Start of Block
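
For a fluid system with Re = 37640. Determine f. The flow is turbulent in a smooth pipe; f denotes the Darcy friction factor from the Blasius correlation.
Formula: f = \frac{0.316}{Re^{0.25}}
f = 0.316/37640^0.25 = 0.02269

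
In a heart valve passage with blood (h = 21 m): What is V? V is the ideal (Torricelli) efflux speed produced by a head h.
Formula: V = \sqrt{2 g h}
V = √(2·9.81·21) = 20.3 m/s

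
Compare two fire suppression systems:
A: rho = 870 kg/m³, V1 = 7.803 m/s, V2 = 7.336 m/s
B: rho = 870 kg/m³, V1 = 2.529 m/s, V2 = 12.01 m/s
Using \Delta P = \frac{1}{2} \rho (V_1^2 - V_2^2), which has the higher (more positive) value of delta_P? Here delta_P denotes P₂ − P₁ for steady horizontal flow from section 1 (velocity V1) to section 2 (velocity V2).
delta_P(A) = 3.075 kPa, delta_P(B) = -59.96 kPa. Answer: A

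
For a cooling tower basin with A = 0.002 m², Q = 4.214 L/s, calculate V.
Formula: Q = A V
Substituting knowns: 4.214 = 0.002·V·1000
Solving for V: V = (4.214/1000)/0.002 = 2.107 m/s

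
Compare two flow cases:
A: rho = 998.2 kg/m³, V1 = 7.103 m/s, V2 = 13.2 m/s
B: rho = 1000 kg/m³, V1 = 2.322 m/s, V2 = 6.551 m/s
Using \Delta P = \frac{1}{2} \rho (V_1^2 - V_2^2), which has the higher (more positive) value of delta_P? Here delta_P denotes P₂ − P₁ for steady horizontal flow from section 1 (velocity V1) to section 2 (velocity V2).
delta_P(A) = -61.78 kPa, delta_P(B) = -18.76 kPa. Answer: B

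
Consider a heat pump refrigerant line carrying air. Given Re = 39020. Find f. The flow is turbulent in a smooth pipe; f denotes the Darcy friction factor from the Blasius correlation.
Formula: f = \frac{0.316}{Re^{0.25}}
f = 0.316/39020^0.25 = 0.02248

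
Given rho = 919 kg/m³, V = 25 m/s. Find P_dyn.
Formula: P_{dyn} = \frac{1}{2} \rho V^2
P_dyn = 0.5·919·25²/1000 = 287.2 kPa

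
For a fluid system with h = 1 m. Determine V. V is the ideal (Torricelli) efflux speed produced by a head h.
Formula: V = \sqrt{2 g h}
V = √(2·9.81·1) = 4.429 m/s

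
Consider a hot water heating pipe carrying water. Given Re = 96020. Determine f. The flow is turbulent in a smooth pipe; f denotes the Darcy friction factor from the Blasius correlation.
Formula: f = \frac{0.316}{Re^{0.25}}
f = 0.316/96020^0.25 = 0.01795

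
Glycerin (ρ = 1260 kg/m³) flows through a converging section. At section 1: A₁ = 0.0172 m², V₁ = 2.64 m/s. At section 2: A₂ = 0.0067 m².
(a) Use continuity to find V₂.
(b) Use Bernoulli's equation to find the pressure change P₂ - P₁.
(a) Continuity: A₁V₁=A₂V₂ -> V₂=A₁V₁/A₂=0.0172*2.64/0.0067=6.78 m/s
(b) Bernoulli: P₂-P₁=0.5*rho*(V₁^2-V₂^2)/1000=0.5*1260*(2.64^2-6.78^2)/1000=-24.57 kPa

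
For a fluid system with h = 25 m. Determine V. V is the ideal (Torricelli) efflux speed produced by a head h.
Formula: V = \sqrt{2 g h}
V = √(2·9.81·25) = 22.15 m/s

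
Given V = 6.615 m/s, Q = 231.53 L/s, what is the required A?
Formula: Q = A V
Substituting knowns: 231.53 = A·6.615·1000
Solving for A: A = (231.53/1000)/6.615 = 0.035 m²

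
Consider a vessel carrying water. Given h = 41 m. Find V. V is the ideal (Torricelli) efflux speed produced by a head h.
Formula: V = \sqrt{2 g h}
V = √(2·9.81·41) = 28.36 m/s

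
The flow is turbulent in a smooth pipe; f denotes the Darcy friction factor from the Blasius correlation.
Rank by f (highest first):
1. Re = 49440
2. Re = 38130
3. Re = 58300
Case 1: f = 0.02119
Case 2: f = 0.02261
Case 3: f = 0.02034
Ranking (highest first): 2, 1, 3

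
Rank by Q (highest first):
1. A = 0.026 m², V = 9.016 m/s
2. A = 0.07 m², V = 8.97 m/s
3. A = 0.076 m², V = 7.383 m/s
Case 1: Q = 234.4 L/s
Case 2: Q = 627.9 L/s
Case 3: Q = 561.1 L/s
Ranking (highest first): 2, 3, 1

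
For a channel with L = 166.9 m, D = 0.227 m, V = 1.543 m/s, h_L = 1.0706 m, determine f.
Formula: h_L = f \frac{L}{D} \frac{V^2}{2g}
Substituting knowns: 1.0706 = f·(166.9/0.227)·1.543²/(2·9.81)
Solving for f: f = 1.0706·2·9.81/((166.9/0.227)·1.543²) = 0.012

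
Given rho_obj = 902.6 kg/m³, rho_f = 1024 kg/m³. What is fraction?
Formula: f_{sub} = \frac{\rho_{obj}}{\rho_f}
fraction = 902.6/1024 = 0.8814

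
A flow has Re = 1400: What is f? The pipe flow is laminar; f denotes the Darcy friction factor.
Formula: f = \frac{64}{Re}
f = 64/1400 = 0.04571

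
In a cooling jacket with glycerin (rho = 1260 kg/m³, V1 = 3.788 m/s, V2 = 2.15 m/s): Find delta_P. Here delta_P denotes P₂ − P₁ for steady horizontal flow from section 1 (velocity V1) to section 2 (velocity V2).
Formula: \Delta P = \frac{1}{2} \rho (V_1^2 - V_2^2)
delta_P = 0.5·1260·(3.788² − 2.15²)/1000 = 6.128 kPa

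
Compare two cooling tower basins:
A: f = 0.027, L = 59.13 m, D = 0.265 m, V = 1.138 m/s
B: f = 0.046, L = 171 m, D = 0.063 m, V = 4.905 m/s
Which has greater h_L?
h_L(A) = 0.3977 m, h_L(B) = 153.1 m. Answer: B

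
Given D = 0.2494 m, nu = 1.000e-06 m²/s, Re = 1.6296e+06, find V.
Formula: Re = \frac{V D}{\nu}
Substituting knowns: 1.6296e+06 = V·0.2494/1.000e-06
Solving for V: V = 1.6296e+06·1.000e-06/0.2494 = 6.534 m/s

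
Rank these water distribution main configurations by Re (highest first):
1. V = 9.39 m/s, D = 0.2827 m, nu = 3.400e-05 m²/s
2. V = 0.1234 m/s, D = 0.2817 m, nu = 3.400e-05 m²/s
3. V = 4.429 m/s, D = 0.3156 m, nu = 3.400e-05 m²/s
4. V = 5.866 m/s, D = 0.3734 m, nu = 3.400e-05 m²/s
Case 1: Re = 78075
Case 2: Re = 1022
Case 3: Re = 41112
Case 4: Re = 64422
Ranking (highest first): 1, 4, 3, 2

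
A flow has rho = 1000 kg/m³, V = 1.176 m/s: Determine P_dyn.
Formula: P_{dyn} = \frac{1}{2} \rho V^2
P_dyn = 0.5·1000·1.176²/1000 = 0.6915 kPa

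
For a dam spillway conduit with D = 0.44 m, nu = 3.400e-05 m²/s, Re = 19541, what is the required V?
Formula: Re = \frac{V D}{\nu}
Substituting knowns: 19541 = V·0.44/3.400e-05
Solving for V: V = 19541·3.400e-05/0.44 = 1.51 m/s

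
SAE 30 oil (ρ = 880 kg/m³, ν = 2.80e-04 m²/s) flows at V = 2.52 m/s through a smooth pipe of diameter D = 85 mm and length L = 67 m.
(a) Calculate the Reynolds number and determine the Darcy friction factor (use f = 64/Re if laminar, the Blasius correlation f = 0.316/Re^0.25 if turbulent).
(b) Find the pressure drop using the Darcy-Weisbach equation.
(a) Re = V·D/ν = 2.52·0.085/2.80e-04 = 765 → laminar (Re < 2300); f = 64/Re = 64/765 = 0.08366
(b) Darcy-Weisbach: ΔP = f·(L/D)·½ρV²/1000 = 0.08366·(67/0.085)·½·880·2.52²/1000 = 184.3 kPa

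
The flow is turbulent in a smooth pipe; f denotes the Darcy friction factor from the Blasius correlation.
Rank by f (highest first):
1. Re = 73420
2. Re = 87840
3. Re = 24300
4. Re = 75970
Case 1: f = 0.0192
Case 2: f = 0.01836
Case 3: f = 0.02531
Case 4: f = 0.01903
Ranking (highest first): 3, 1, 4, 2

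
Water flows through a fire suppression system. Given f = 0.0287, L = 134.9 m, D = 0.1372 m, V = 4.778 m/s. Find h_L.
Formula: h_L = f \frac{L}{D} \frac{V^2}{2g}
h_L = 0.0287·(134.9/0.1372)·4.778²/(2·9.81) = 32.83 m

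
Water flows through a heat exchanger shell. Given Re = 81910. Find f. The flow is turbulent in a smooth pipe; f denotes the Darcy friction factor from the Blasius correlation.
Formula: f = \frac{0.316}{Re^{0.25}}
f = 0.316/81910^0.25 = 0.01868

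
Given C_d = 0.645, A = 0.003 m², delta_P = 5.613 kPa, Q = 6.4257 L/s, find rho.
Formula: Q = C_d A \sqrt{\frac{2 \Delta P}{\rho}}
Substituting knowns: 6.4257 = 0.645·0.003·√(2·(5.613·1000)/rho)·1000
Solving for rho: rho = 2·(5.613·1000)/((6.4257/1000)/(0.645·0.003))² = 1018 kg/m³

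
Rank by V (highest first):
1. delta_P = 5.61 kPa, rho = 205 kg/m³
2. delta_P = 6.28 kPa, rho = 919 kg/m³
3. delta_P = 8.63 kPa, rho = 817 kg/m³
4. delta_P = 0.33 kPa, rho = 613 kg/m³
Case 1: V = 7.398 m/s
Case 2: V = 3.697 m/s
Case 3: V = 4.596 m/s
Case 4: V = 1.038 m/s
Ranking (highest first): 1, 3, 2, 4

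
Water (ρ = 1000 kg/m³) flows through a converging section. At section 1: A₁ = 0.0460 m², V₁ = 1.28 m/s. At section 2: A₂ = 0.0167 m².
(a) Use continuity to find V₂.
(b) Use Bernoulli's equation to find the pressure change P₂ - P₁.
(a) Continuity: A₁V₁=A₂V₂ -> V₂=A₁V₁/A₂=0.0460*1.28/0.0167=3.53 m/s
(b) Bernoulli: P₂-P₁=0.5*rho*(V₁^2-V₂^2)/1000=0.5*1000*(1.28^2-3.53^2)/1000=-5.411 kPa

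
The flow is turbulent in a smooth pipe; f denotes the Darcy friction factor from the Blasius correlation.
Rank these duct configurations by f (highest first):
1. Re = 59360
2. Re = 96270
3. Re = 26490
Case 1: f = 0.02024
Case 2: f = 0.01794
Case 3: f = 0.02477
Ranking (highest first): 3, 1, 2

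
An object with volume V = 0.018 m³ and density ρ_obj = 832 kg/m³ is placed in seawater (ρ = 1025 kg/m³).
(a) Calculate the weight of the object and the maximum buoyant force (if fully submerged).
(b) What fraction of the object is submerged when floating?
(a) W=rho_obj*g*V=832*9.81*0.018=146.9 N; F_B(max)=rho*g*V=1025*9.81*0.018=181.0 N
(b) Floating fraction=rho_obj/rho=832/1025=0.812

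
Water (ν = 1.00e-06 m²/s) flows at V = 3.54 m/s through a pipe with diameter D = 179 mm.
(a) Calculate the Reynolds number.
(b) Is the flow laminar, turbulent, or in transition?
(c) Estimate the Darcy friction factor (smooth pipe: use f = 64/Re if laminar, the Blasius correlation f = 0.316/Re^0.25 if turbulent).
(a) Re = V·D/ν = 3.54·0.179/1.00e-06 = 633660
(b) Flow regime: turbulent (Re > 4000)
(c) Friction factor: f = 0.316/Re^0.25 = 0.316/633660^0.25 = 0.0112 (Blasius is strictly valid for Re ≲ 1e5; used here as the smooth-pipe estimate the problem specifies)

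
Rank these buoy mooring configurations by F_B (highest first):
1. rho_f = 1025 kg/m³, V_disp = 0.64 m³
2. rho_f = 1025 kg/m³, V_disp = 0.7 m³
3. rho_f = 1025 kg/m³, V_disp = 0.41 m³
Case 1: F_B = 6435 N
Case 2: F_B = 7039 N
Case 3: F_B = 4123 N
Ranking (highest first): 2, 1, 3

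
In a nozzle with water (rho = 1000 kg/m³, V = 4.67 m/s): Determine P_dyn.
Formula: P_{dyn} = \frac{1}{2} \rho V^2
P_dyn = 0.5·1000·4.67²/1000 = 10.9 kPa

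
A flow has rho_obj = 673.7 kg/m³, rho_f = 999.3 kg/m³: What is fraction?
Formula: f_{sub} = \frac{\rho_{obj}}{\rho_f}
fraction = 673.7/999.3 = 0.6742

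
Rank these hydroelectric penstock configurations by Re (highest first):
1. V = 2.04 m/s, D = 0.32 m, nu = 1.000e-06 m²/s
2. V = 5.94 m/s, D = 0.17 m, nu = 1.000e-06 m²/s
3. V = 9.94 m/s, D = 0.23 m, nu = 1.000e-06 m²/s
Case 1: Re = 652800
Case 2: Re = 1.010e+06
Case 3: Re = 2.286e+06
Ranking (highest first): 3, 2, 1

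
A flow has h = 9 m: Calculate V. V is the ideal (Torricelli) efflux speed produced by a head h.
Formula: V = \sqrt{2 g h}
V = √(2·9.81·9) = 13.29 m/s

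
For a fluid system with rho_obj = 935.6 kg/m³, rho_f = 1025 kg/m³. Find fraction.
Formula: f_{sub} = \frac{\rho_{obj}}{\rho_f}
fraction = 935.6/1025 = 0.9128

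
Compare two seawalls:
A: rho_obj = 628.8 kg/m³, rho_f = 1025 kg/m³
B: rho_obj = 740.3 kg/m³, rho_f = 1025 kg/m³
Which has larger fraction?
fraction(A) = 0.6135, fraction(B) = 0.7222. Answer: B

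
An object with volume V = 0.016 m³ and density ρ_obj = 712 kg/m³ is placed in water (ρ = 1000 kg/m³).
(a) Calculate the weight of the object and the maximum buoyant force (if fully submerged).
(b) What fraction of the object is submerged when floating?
(a) W=rho_obj*g*V=712*9.81*0.016=111.8 N; F_B(max)=rho*g*V=1000*9.81*0.016=157.0 N
(b) Floating fraction=rho_obj/rho=712/1000=0.712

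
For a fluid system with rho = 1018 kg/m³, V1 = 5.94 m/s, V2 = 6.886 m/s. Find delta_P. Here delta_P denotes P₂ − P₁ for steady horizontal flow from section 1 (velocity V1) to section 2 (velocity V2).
Formula: \Delta P = \frac{1}{2} \rho (V_1^2 - V_2^2)
delta_P = 0.5·1018·(5.94² − 6.886²)/1000 = -6.176 kPa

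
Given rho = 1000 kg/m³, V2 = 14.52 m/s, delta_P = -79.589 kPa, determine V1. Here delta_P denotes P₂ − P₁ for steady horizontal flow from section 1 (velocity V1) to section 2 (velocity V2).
Formula: \Delta P = \frac{1}{2} \rho (V_1^2 - V_2^2)
Substituting knowns: -79.589 = 0.5·1000·(V1² − 14.52²)/1000
Solving for V1: V1 = √(14.52² + 2·(-79.589·1000)/1000) = 7.187 m/s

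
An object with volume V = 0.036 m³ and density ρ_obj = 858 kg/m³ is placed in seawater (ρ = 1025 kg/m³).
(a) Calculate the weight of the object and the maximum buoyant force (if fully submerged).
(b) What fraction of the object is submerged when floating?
(a) W=rho_obj*g*V=858*9.81*0.036=303.0 N; F_B(max)=rho*g*V=1025*9.81*0.036=362.0 N
(b) Floating fraction=rho_obj/rho=858/1025=0.837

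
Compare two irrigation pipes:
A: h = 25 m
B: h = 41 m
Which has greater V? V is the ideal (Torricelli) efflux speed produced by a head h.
V(A) = 22.15 m/s, V(B) = 28.36 m/s. Answer: B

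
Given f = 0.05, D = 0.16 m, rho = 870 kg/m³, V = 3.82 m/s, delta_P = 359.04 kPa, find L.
Formula: \Delta P = f \frac{L}{D} \frac{\rho V^2}{2}
Substituting knowns: 359.04 = 0.05·(L/0.16)·0.5·870·3.82²/1000
Solving for L: L = (359.04·1000)·0.16/(0.05·0.5·870·3.82²) = 181 m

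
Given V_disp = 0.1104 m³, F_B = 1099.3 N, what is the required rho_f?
Formula: F_B = \rho_f g V_{disp}
Substituting knowns: 1099.3 = rho_f·9.81·0.1104
Solving for rho_f: rho_f = 1099.3/(9.81·0.1104) = 1015 kg/m³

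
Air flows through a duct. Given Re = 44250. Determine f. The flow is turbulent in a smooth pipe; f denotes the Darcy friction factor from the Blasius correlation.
Formula: f = \frac{0.316}{Re^{0.25}}
f = 0.316/44250^0.25 = 0.02179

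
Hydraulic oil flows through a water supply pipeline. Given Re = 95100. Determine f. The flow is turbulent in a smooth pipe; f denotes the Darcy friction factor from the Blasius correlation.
Formula: f = \frac{0.316}{Re^{0.25}}
f = 0.316/95100^0.25 = 0.01799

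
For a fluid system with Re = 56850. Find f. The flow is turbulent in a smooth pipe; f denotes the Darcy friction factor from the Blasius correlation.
Formula: f = \frac{0.316}{Re^{0.25}}
f = 0.316/56850^0.25 = 0.02046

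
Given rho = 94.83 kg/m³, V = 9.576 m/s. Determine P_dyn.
Formula: P_{dyn} = \frac{1}{2} \rho V^2
P_dyn = 0.5·94.83·9.576²/1000 = 4.348 kPa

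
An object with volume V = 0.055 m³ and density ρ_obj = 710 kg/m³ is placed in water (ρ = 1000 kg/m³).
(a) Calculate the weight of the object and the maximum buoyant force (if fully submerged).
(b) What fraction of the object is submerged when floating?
(a) W=rho_obj*g*V=710*9.81*0.055=383.1 N; F_B(max)=rho*g*V=1000*9.81*0.055=539.5 N
(b) Floating fraction=rho_obj/rho=710/1000=0.710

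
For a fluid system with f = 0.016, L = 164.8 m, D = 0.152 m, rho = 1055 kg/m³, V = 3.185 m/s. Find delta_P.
Formula: \Delta P = f \frac{L}{D} \frac{\rho V^2}{2}
delta_P = 0.016·(164.8/0.152)·0.5·1055·3.185²/1000 = 92.83 kPa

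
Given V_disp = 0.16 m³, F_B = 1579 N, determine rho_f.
Formula: F_B = \rho_f g V_{disp}
Substituting knowns: 1579 = rho_f·9.81·0.16
Solving for rho_f: rho_f = 1579/(9.81·0.16) = 1006 kg/m³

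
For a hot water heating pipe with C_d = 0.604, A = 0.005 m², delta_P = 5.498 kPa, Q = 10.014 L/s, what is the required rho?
Formula: Q = C_d A \sqrt{\frac{2 \Delta P}{\rho}}
Substituting knowns: 10.014 = 0.604·0.005·√(2·(5.498·1000)/rho)·1000
Solving for rho: rho = 2·(5.498·1000)/((10.014/1000)/(0.604·0.005))² = 1000 kg/m³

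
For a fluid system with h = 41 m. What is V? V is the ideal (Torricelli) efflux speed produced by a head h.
Formula: V = \sqrt{2 g h}
V = √(2·9.81·41) = 28.36 m/s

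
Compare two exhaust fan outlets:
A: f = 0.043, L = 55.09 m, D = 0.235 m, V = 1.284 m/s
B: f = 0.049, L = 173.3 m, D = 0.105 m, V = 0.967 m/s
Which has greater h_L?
h_L(A) = 0.847 m, h_L(B) = 3.854 m. Answer: B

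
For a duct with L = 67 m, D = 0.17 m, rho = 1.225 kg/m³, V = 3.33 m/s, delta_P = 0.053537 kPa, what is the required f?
Formula: \Delta P = f \frac{L}{D} \frac{\rho V^2}{2}
Substituting knowns: 0.053537 = f·(67/0.17)·0.5·1.225·3.33²/1000
Solving for f: f = (0.053537·1000)/((67/0.17)·0.5·1.225·3.33²) = 0.02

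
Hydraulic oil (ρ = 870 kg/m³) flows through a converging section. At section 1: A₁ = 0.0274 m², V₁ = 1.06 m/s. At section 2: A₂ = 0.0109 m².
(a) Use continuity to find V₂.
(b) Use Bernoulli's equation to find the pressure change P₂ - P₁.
(a) Continuity: A₁V₁=A₂V₂ -> V₂=A₁V₁/A₂=0.0274*1.06/0.0109=2.66 m/s
(b) Bernoulli: P₂-P₁=0.5*rho*(V₁^2-V₂^2)/1000=0.5*870*(1.06^2-2.66^2)/1000=-2.589 kPa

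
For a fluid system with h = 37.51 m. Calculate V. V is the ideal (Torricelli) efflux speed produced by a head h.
Formula: V = \sqrt{2 g h}
V = √(2·9.81·37.51) = 27.13 m/s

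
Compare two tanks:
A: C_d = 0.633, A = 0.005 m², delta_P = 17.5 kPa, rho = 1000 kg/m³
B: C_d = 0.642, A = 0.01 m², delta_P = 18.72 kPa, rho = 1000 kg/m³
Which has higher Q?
Q(A) = 18.72 L/s, Q(B) = 39.28 L/s. Answer: B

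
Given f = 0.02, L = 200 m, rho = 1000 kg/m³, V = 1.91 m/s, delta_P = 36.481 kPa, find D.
Formula: \Delta P = f \frac{L}{D} \frac{\rho V^2}{2}
Substituting knowns: 36.481 = 0.02·(200/D)·0.5·1000·1.91²/1000
Solving for D: D = 0.02·200·0.5·1000·1.91²/(36.481·1000) = 0.2 m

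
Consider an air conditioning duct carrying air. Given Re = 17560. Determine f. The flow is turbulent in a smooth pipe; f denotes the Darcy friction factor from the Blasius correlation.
Formula: f = \frac{0.316}{Re^{0.25}}
f = 0.316/17560^0.25 = 0.02745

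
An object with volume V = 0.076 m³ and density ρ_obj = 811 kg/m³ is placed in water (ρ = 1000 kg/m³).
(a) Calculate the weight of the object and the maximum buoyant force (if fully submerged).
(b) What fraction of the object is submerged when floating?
(a) W=rho_obj*g*V=811*9.81*0.076=604.6 N; F_B(max)=rho*g*V=1000*9.81*0.076=745.6 N
(b) Floating fraction=rho_obj/rho=811/1000=0.811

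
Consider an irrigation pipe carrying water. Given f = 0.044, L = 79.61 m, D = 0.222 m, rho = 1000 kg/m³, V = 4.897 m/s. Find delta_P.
Formula: \Delta P = f \frac{L}{D} \frac{\rho V^2}{2}
delta_P = 0.044·(79.61/0.222)·0.5·1000·4.897²/1000 = 189.2 kPa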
End of Block
Required work: What is needed is an exact repetition of the lines from the first line of the records through the line containing "B: rho = 1000", both ends included, and nothing more.

The answer:
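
For a fluid system with Re = 37640. Determine f. The flow is turbulent in a smooth pipe; f denotes the Darcy friction factor from the Blasius correlation.
Formula: f = \frac{0.316}{Re^{0.25}}
f = 0.316/37640^0.25 = 0.02269

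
In a heart valve passage with blood (h = 21 m): What is V? V is the ideal (Torricelli) efflux speed produced by a head h.
Formula: V = \sqrt{2 g h}
V = √(2·9.81·21) = 20.3 m/s

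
Compare two fire suppression systems:
A: rho = 870 kg/m³, V1 = 7.803 m/s, V2 = 7.336 m/s
B: rho = 870 kg/m³, V1 = 2.529 m/s, V2 = 12.01 m/s
Using \Delta P = \frac{1}{2} \rho (V_1^2 - V_2^2), which has the higher (more positive) value of delta_P? Here delta_P denotes P₂ − P₁ for steady horizontal flow from section 1 (velocity V1) to section 2 (velocity V2).
delta_P(A) = 3.075 kPa, delta_P(B) = -59.96 kPa. Answer: A

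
For a cooling tower basin with A = 0.002 m², Q = 4.214 L/s, calculate V.
Formula: Q = A V
Substituting knowns: 4.214 = 0.002·V·1000
Solving for V: V = (4.214/1000)/0.002 = 2.107 m/s

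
Compare two flow cases:
A: rho = 998.2 kg/m³, V1 = 7.103 m/s, V2 = 13.2 m/s
B: rho = 1000 kg/m³, V1 = 2.322 m/s, V2 = 6.551 m/s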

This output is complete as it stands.